WORK INSTRUCTIONS: Give the count of lines in the data that include "zero", with no other words.

+ + +

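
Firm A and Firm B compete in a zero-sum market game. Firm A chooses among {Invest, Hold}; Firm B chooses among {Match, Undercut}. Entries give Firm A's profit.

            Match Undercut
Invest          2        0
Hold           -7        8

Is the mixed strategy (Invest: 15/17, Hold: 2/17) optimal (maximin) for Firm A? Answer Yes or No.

Against Match this mix gives (15/17)·2 + (2/17)·(-7) = 16/17.
Against Undercut this mix gives (15/17)·0 + (2/17)·8 = 16/17.
All of Firm B's active replies (Match, Undercut) yield 16/17, and no column does worse for Firm A. The mix makes Firm B indifferent and guarantees 16/17, so it is optimal.

Yes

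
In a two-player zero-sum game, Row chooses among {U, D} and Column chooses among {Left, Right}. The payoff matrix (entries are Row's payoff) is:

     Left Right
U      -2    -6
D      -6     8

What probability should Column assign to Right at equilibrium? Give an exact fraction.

2/9

Row minima: U → -6, D → -6; maximin = -6.
Column maxima: Left → -2, Right → 8; minimax = -2.
-6 ≠ -2, so there is no saddle point; optimal play is mixed.
Let Row play U with probability p. Expected payoff against Left: (-2)p + (-6)(1−p) = 4p − 6; against Right: (-6)p + 8(1−p) = −14p + 8.
Setting these equal: 4p − 6 = −14p + 8 ⇒ 18p = 14 ⇒ p = 7/9, and the value is (4)·(7/9) − 6 = -26/9.
For Column: with q = P(Left), equating U's and D's payoffs gives 4q − 6 = −14q + 8 ⇒ q = 7/9.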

+ + +

TASK RESULT: 2